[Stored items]
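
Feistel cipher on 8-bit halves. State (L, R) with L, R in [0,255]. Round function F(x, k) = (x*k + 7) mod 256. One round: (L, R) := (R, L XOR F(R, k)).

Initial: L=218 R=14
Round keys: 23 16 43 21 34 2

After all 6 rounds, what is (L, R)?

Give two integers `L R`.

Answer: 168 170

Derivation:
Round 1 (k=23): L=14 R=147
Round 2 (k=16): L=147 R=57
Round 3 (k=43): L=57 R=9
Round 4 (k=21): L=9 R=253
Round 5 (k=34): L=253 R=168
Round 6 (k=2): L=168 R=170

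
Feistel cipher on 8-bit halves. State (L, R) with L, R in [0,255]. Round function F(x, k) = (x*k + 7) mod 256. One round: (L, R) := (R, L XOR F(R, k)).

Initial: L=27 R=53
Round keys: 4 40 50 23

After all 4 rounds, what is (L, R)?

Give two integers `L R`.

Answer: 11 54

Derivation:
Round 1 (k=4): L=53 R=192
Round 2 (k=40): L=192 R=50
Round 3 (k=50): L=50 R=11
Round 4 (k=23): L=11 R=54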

...

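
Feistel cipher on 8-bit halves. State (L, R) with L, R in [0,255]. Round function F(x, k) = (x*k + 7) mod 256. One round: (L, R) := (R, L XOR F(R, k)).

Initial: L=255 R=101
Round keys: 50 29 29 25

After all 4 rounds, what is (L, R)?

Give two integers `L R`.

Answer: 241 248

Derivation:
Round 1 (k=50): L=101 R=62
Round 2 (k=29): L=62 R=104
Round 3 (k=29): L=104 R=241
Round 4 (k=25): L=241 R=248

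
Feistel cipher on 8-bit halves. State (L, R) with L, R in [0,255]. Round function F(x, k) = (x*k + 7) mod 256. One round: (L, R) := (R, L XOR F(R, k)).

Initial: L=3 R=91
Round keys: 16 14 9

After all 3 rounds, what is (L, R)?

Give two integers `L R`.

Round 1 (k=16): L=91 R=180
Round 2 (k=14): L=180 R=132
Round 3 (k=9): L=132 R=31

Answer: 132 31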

--

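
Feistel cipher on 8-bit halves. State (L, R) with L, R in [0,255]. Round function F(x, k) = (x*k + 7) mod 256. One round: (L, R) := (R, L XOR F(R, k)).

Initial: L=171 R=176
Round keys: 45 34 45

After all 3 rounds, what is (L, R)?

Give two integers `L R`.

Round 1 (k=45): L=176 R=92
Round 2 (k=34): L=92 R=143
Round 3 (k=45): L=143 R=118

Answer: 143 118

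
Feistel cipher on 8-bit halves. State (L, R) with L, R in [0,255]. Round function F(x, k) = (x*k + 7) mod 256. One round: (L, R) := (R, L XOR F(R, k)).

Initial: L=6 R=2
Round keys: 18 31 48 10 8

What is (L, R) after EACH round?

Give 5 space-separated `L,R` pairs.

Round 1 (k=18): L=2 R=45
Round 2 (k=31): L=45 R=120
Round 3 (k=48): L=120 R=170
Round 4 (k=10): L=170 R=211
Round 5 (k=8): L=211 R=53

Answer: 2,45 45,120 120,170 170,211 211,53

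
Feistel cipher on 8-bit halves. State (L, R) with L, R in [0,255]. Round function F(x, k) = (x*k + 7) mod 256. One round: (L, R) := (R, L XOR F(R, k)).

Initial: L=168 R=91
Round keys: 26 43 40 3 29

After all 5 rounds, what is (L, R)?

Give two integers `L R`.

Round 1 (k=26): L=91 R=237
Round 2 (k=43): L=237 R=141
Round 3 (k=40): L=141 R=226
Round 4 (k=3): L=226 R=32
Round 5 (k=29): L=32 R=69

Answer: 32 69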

[Exercise instructions] Of all the entries above, output exactly the lines between the one holding "Initial: L=171 R=176" and the one holding "After all 5 rounds, what is (L, R)?", inclusive.

[Reply]
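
Initial: L=171 R=176
Round keys: 45 34 45

After all 3 rounds, what is (L, R)?

Give two integers `L R`.

Round 1 (k=45): L=176 R=92
Round 2 (k=34): L=92 R=143
Round 3 (k=45): L=143 R=118

Answer: 143 118

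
Feistel cipher on 8-bit halves. State (L, R) with L, R in [0,255]. Round function F(x, k) = (x*k + 7) mod 256. One round: (L, R) := (R, L XOR F(R, k)).

Initial: L=6 R=2
Round keys: 18 31 48 10 8

What is (L, R) after EACH round?

Give 5 space-separated `L,R` pairs.

Round 1 (k=18): L=2 R=45
Round 2 (k=31): L=45 R=120
Round 3 (k=48): L=120 R=170
Round 4 (k=10): L=170 R=211
Round 5 (k=8): L=211 R=53

Answer: 2,45 45,120 120,170 170,211 211,53

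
Feistel cipher on 8-bit halves. State (L, R) with L, R in [0,255]. Round function F(x, k) = (x*k + 7) mod 256. One round: (L, R) := (R, L XOR F(R, k)).

Initial: L=168 R=91
Round keys: 26 43 40 3 29

After all 5 rounds, what is (L, R)?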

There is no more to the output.